Select from the data all lines with the word "Answer".

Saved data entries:

--- START ---

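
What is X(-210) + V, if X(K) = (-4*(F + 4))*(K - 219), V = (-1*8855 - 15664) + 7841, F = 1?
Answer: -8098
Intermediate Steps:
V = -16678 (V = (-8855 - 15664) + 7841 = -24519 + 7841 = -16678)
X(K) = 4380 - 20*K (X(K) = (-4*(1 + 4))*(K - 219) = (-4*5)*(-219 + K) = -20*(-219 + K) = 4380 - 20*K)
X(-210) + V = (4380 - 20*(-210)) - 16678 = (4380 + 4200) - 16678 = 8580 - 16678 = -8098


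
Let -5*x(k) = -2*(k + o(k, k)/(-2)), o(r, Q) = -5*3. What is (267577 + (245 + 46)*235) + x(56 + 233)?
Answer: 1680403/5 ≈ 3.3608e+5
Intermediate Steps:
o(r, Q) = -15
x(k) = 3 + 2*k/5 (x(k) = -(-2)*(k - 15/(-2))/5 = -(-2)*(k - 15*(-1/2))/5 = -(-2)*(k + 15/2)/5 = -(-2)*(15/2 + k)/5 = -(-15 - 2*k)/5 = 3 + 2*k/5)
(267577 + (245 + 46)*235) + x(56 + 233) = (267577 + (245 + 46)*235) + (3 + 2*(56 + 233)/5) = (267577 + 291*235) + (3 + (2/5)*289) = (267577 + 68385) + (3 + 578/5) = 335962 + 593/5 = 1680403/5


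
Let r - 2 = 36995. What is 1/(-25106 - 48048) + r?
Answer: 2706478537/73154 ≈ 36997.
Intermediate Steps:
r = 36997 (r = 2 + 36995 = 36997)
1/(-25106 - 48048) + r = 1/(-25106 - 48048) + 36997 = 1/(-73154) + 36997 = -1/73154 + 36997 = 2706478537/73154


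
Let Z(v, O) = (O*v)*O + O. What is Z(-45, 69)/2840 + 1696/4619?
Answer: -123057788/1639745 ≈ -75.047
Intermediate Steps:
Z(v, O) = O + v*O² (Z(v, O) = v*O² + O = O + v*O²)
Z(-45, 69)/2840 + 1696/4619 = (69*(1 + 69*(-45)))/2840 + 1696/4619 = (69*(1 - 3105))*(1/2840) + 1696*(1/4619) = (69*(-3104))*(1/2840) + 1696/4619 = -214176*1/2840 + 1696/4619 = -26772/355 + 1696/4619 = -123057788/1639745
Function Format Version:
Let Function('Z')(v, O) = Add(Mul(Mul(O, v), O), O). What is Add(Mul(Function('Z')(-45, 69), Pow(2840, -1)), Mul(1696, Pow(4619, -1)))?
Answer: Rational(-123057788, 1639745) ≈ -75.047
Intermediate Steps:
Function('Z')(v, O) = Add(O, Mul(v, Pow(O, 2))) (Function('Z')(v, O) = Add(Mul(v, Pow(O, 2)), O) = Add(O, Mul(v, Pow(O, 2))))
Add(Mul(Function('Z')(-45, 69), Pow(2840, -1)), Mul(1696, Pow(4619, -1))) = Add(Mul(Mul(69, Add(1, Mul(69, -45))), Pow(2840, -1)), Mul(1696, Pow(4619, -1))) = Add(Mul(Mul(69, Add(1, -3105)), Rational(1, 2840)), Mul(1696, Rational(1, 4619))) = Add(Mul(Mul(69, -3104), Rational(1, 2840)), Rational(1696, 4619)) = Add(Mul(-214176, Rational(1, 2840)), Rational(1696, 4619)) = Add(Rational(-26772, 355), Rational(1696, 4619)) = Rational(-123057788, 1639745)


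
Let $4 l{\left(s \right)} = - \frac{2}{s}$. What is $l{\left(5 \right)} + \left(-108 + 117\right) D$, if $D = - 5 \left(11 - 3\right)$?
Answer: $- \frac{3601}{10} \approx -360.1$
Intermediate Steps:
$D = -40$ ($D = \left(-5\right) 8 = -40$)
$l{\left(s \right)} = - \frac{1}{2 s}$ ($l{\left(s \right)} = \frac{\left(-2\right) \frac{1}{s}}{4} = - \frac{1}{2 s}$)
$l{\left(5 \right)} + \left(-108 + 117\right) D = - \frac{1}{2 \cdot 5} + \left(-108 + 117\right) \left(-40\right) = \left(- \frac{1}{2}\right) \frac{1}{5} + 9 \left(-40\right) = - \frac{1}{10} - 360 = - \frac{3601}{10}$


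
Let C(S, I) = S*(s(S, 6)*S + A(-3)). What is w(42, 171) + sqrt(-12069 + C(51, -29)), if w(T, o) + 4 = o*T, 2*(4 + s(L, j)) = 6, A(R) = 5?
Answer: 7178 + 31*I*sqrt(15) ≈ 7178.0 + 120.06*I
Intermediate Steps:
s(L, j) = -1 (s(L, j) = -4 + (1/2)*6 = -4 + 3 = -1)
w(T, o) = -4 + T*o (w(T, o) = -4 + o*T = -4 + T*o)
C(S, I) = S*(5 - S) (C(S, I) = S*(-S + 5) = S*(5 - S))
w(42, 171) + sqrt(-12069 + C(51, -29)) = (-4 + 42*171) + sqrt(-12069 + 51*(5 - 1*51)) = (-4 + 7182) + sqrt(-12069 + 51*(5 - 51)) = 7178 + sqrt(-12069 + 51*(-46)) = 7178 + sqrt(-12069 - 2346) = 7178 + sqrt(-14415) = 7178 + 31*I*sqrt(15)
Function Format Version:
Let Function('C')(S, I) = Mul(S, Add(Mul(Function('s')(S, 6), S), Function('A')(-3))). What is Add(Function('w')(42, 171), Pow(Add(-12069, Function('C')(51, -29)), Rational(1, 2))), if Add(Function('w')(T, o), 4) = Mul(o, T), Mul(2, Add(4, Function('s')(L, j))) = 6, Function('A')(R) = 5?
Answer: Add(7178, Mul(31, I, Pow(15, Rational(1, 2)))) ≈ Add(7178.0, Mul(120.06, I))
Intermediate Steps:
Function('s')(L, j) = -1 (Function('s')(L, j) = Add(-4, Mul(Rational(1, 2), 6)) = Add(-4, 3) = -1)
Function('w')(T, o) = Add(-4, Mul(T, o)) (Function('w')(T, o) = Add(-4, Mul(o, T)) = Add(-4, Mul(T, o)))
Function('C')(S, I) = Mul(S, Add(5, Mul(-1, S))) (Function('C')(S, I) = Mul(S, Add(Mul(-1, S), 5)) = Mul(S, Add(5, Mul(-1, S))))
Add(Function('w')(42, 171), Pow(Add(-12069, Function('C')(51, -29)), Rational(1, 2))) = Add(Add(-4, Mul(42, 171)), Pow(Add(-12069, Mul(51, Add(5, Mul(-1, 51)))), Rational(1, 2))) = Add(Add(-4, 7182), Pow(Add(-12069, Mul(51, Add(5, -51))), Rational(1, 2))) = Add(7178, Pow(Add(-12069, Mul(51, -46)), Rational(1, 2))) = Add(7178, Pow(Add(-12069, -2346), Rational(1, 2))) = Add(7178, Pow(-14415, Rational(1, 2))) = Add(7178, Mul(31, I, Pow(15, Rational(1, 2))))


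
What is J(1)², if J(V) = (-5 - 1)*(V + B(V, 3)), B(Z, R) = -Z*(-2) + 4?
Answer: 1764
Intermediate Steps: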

--- END ---

## Finished task:
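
Answer: -8098
Answer: 1680403/5 ≈ 3.3608e+5
Answer: 2706478537/73154 ≈ 36997.
Answer: -123057788/1639745 ≈ -75.047
Answer: Rational(-123057788, 1639745) ≈ -75.047
Answer: $- \frac{3601}{10} \approx -360.1$
Answer: 7178 + 31*I*sqrt(15) ≈ 7178.0 + 120.06*I
Answer: Add(7178, Mul(31, I, Pow(15, Rational(1, 2)))) ≈ Add(7178.0, Mul(120.06, I))
Answer: 1764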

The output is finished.